### Listed records
******************************

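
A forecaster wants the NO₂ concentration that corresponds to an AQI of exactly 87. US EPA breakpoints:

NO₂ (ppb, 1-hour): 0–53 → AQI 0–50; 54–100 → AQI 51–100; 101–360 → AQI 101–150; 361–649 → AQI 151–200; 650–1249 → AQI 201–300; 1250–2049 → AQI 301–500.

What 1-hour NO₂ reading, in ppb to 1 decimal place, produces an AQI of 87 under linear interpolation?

87.8

AQI 87 lies in the 51–100 band, which corresponds to 54–100 ppb.
C = 54 + (87−51)×(100−54)/(100−51) = 54 + 36×46/49 ≈ 87.796 ppb → 87.8 ppb to 1 dp.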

******************************

### Task prompt
Restating every entry above word for word is the whole task.

### Answer box
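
A forecaster wants the NO₂ concentration that corresponds to an AQI of exactly 87. US EPA breakpoints:

NO₂ (ppb, 1-hour): 0–53 → AQI 0–50; 54–100 → AQI 51–100; 101–360 → AQI 101–150; 361–649 → AQI 151–200; 650–1249 → AQI 201–300; 1250–2049 → AQI 301–500.

What 1-hour NO₂ reading, in ppb to 1 decimal place, produces an AQI of 87 under linear interpolation?

87.8

AQI 87 lies in the 51–100 band, which corresponds to 54–100 ppb.
C = 54 + (87−51)×(100−54)/(100−51) = 54 + 36×46/49 ≈ 87.796 ppb → 87.8 ppb to 1 dp.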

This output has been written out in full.